- **WORK REQUIRED**
Reproduce all the entries beneath this sentence exactly.

### THE RECORDS

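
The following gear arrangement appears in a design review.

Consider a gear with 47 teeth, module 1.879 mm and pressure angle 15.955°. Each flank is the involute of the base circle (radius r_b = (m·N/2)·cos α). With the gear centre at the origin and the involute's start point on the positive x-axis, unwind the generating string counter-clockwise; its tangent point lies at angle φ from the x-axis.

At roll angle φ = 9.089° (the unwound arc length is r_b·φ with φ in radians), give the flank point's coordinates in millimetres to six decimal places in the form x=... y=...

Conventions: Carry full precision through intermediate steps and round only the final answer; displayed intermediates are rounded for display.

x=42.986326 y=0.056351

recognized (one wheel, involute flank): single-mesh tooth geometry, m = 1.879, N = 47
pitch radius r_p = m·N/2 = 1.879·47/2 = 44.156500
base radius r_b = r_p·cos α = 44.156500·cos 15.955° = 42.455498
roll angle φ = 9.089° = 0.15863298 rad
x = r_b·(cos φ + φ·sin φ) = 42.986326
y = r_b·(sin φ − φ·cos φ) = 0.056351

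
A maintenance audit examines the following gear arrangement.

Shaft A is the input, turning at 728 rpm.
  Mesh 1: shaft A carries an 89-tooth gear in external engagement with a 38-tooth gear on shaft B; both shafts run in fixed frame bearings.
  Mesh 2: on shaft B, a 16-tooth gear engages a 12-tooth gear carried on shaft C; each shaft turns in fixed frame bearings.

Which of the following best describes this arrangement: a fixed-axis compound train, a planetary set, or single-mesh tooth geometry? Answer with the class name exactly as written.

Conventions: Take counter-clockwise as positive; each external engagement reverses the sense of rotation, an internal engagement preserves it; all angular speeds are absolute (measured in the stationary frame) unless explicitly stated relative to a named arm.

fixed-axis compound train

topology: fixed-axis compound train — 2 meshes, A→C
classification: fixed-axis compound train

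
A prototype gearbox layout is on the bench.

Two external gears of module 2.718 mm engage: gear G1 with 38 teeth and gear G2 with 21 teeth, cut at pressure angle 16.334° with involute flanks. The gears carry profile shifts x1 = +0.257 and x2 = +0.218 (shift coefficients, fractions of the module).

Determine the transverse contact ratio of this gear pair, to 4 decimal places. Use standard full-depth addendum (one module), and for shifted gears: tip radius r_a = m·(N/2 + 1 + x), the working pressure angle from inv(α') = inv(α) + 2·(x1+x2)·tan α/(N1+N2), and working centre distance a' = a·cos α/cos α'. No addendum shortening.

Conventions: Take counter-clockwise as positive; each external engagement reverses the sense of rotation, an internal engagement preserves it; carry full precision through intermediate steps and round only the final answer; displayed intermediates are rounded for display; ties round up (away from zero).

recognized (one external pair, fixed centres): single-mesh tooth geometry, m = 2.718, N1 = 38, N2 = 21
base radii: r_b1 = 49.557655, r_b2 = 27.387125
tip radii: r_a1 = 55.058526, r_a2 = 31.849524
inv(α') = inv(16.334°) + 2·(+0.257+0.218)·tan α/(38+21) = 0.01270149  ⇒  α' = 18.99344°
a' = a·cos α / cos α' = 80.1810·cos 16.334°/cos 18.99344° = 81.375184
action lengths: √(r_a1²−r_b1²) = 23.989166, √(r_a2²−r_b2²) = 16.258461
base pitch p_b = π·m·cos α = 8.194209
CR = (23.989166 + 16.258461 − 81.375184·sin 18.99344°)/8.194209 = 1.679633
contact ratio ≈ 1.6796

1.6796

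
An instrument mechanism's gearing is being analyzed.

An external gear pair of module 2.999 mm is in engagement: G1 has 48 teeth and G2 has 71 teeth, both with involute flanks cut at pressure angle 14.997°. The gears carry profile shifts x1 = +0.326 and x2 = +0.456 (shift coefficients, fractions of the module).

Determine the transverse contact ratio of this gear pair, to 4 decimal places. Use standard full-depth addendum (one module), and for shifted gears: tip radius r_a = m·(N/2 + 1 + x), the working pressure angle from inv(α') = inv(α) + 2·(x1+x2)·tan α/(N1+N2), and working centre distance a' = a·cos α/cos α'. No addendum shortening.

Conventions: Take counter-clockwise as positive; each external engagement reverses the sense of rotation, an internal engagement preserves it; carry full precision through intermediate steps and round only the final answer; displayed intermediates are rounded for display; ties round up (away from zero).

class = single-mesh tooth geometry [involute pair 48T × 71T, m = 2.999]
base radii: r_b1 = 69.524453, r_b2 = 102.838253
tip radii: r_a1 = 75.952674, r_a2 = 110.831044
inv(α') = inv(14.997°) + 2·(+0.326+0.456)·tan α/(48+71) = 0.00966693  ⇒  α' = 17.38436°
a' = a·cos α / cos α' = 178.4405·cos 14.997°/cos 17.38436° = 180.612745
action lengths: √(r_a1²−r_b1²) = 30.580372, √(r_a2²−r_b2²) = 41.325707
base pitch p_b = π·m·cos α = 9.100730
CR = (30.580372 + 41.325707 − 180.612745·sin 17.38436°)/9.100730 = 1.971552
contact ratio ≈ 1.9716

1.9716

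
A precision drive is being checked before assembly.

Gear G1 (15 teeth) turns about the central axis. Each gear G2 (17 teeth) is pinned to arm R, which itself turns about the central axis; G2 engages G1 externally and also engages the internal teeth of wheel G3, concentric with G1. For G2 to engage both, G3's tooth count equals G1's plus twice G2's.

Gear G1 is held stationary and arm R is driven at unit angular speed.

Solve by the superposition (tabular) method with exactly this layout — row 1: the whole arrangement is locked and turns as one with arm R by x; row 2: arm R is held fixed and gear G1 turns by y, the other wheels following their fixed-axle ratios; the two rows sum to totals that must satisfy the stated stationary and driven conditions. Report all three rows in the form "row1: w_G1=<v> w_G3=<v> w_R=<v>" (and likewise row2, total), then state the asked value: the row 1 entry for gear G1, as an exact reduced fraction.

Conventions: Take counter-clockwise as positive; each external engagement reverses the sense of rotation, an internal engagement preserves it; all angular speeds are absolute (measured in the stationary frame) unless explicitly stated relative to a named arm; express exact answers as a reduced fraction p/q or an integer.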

######

- **WORKED SOLUTION**
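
The following gear arrangement appears in a design review.

Consider a gear with 47 teeth, module 1.879 mm and pressure angle 15.955°. Each flank is the involute of the base circle (radius r_b = (m·N/2)·cos α). With the gear centre at the origin and the involute's start point on the positive x-axis, unwind the generating string counter-clockwise; its tangent point lies at angle φ from the x-axis.

At roll angle φ = 9.089° (the unwound arc length is r_b·φ with φ in radians), give the flank point's coordinates in millimetres to six decimal places in the form x=... y=...

Conventions: Carry full precision through intermediate steps and round only the final answer; displayed intermediates are rounded for display.

x=42.986326 y=0.056351

recognized (one wheel, involute flank): single-mesh tooth geometry, m = 1.879, N = 47
pitch radius r_p = m·N/2 = 1.879·47/2 = 44.156500
base radius r_b = r_p·cos α = 44.156500·cos 15.955° = 42.455498
roll angle φ = 9.089° = 0.15863298 rad
x = r_b·(cos φ + φ·sin φ) = 42.986326
y = r_b·(sin φ − φ·cos φ) = 0.056351

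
A maintenance audit examines the following gear arrangement.

Shaft A is the input, turning at 728 rpm.
  Mesh 1: shaft A carries an 89-tooth gear in external engagement with a 38-tooth gear on shaft B; both shafts run in fixed frame bearings.
  Mesh 2: on shaft B, a 16-tooth gear engages a 12-tooth gear carried on shaft C; each shaft turns in fixed frame bearings.

Which of the following best describes this arrangement: a fixed-axis compound train, a planetary set, or single-mesh tooth geometry? Answer with the class name exactly as written.

Conventions: Take counter-clockwise as positive; each external engagement reverses the sense of rotation, an internal engagement preserves it; all angular speeds are absolute (measured in the stationary frame) unless explicitly stated relative to a named arm.

fixed-axis compound train

topology: fixed-axis compound train — 2 meshes, A→C
classification: fixed-axis compound train

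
A prototype gearbox layout is on the bench.

Two external gears of module 2.718 mm engage: gear G1 with 38 teeth and gear G2 with 21 teeth, cut at pressure angle 16.334° with involute flanks. The gears carry profile shifts x1 = +0.257 and x2 = +0.218 (shift coefficients, fractions of the module).

Determine the transverse contact ratio of this gear pair, to 4 decimal places. Use standard full-depth addendum (one module), and for shifted gears: tip radius r_a = m·(N/2 + 1 + x), the working pressure angle from inv(α') = inv(α) + 2·(x1+x2)·tan α/(N1+N2), and working centre distance a' = a·cos α/cos α'. No addendum shortening.

Conventions: Take counter-clockwise as positive; each external engagement reverses the sense of rotation, an internal engagement preserves it; carry full precision through intermediate steps and round only the final answer; displayed intermediates are rounded for display; ties round up (away from zero).

recognized (one external pair, fixed centres): single-mesh tooth geometry, m = 2.718, N1 = 38, N2 = 21
base radii: r_b1 = 49.557655, r_b2 = 27.387125
tip radii: r_a1 = 55.058526, r_a2 = 31.849524
inv(α') = inv(16.334°) + 2·(+0.257+0.218)·tan α/(38+21) = 0.01270149  ⇒  α' = 18.99344°
a' = a·cos α / cos α' = 80.1810·cos 16.334°/cos 18.99344° = 81.375184
action lengths: √(r_a1²−r_b1²) = 23.989166, √(r_a2²−r_b2²) = 16.258461
base pitch p_b = π·m·cos α = 8.194209
CR = (23.989166 + 16.258461 − 81.375184·sin 18.99344°)/8.194209 = 1.679633
contact ratio ≈ 1.6796

1.6796

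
An instrument mechanism's gearing is being analyzed.

An external gear pair of module 2.999 mm is in engagement: G1 has 48 teeth and G2 has 71 teeth, both with involute flanks cut at pressure angle 14.997°. The gears carry profile shifts x1 = +0.326 and x2 = +0.456 (shift coefficients, fractions of the module).

Determine the transverse contact ratio of this gear pair, to 4 decimal places. Use standard full-depth addendum (one module), and for shifted gears: tip radius r_a = m·(N/2 + 1 + x), the working pressure angle from inv(α') = inv(α) + 2·(x1+x2)·tan α/(N1+N2), and working centre distance a' = a·cos α/cos α'. No addendum shortening.

Conventions: Take counter-clockwise as positive; each external engagement reverses the sense of rotation, an internal engagement preserves it; carry full precision through intermediate steps and round only the final answer; displayed intermediates are rounded for display; ties round up (away from zero).

class = single-mesh tooth geometry [involute pair 48T × 71T, m = 2.999]
base radii: r_b1 = 69.524453, r_b2 = 102.838253
tip radii: r_a1 = 75.952674, r_a2 = 110.831044
inv(α') = inv(14.997°) + 2·(+0.326+0.456)·tan α/(48+71) = 0.00966693  ⇒  α' = 17.38436°
a' = a·cos α / cos α' = 178.4405·cos 14.997°/cos 17.38436° = 180.612745
action lengths: √(r_a1²−r_b1²) = 30.580372, √(r_a2²−r_b2²) = 41.325707
base pitch p_b = π·m·cos α = 9.100730
CR = (30.580372 + 41.325707 − 180.612745·sin 17.38436°)/9.100730 = 1.971552
contact ratio ≈ 1.9716

1.9716

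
A precision drive is being checked before assembly.

Gear G1 (15 teeth) turns about the central axis. Each gear G2 (17 teeth) is pinned to arm R, which itself turns about the central axis; G2 engages G1 externally and also engages the internal teeth of wheel G3, concentric with G1. For G2 to engage both, G3's tooth count equals G1's plus twice G2's.

Gear G1 is held stationary and arm R is driven at unit angular speed.

Solve by the superposition (tabular) method with exactly this layout — row 1: the whole arrangement is locked and turns as one with arm R by x; row 2: arm R is held fixed and gear G1 turns by y, the other wheels following their fixed-axle ratios; the two rows sum to totals that must satisfy the stated stationary and driven conditions. Report all three rows in the form "row1: w_G1=<v> w_G3=<v> w_R=<v>" (and likewise row2, total), then state the asked value: the row 1 entry for gear G1, as an exact reduced fraction.

Conventions: Take counter-clockwise as positive; each external engagement reverses the sense of rotation, an internal engagement preserves it; all angular speeds are absolute (measured in the stationary frame) unless explicitly stated relative to a named arm; express exact answers as a reduced fraction p/q or an integer.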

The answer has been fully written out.